Content starts
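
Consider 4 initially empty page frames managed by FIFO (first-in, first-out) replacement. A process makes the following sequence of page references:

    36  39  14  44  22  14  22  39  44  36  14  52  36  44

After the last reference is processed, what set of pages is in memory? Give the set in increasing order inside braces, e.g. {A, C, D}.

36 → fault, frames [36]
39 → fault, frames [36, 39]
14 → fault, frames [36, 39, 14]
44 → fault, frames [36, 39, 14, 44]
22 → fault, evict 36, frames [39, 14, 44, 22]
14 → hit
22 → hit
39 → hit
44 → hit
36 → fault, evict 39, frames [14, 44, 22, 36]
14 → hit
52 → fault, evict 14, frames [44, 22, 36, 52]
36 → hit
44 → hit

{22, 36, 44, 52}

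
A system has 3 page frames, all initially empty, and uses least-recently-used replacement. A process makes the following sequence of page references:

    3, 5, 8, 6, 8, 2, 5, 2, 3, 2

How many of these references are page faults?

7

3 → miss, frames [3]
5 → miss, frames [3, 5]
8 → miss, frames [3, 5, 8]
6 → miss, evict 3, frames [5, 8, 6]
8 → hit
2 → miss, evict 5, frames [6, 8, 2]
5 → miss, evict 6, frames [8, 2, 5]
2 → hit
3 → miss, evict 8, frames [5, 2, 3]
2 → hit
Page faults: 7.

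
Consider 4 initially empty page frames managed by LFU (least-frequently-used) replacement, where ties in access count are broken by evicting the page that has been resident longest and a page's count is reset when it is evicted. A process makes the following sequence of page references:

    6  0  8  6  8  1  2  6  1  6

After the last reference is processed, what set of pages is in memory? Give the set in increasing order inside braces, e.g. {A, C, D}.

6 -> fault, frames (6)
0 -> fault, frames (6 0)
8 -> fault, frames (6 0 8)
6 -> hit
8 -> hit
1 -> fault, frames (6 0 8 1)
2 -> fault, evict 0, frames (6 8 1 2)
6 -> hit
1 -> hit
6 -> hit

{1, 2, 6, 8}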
Content ends
Content starts
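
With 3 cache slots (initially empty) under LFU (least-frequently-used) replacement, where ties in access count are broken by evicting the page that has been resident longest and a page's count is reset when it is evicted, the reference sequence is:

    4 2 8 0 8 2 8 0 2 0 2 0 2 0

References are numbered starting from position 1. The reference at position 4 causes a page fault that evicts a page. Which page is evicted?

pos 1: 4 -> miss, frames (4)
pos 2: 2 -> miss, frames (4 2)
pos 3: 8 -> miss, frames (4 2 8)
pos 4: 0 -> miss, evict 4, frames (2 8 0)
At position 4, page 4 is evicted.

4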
Content ends
Content starts
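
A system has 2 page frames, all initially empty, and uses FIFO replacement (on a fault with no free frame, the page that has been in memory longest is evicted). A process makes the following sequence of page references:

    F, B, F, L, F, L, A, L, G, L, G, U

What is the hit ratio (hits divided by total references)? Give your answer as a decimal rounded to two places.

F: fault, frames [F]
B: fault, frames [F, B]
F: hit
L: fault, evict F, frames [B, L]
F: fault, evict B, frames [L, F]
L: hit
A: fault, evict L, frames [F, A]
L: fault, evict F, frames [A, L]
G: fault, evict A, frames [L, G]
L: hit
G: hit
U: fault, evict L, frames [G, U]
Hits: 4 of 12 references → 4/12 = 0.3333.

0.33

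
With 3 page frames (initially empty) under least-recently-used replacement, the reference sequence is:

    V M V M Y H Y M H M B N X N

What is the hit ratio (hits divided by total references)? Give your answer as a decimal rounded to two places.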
Content ends
The string "resident" appears in some lines of the material. Report how many, and nothing more.

__ANSWER TO THIS EXERCISE__:
2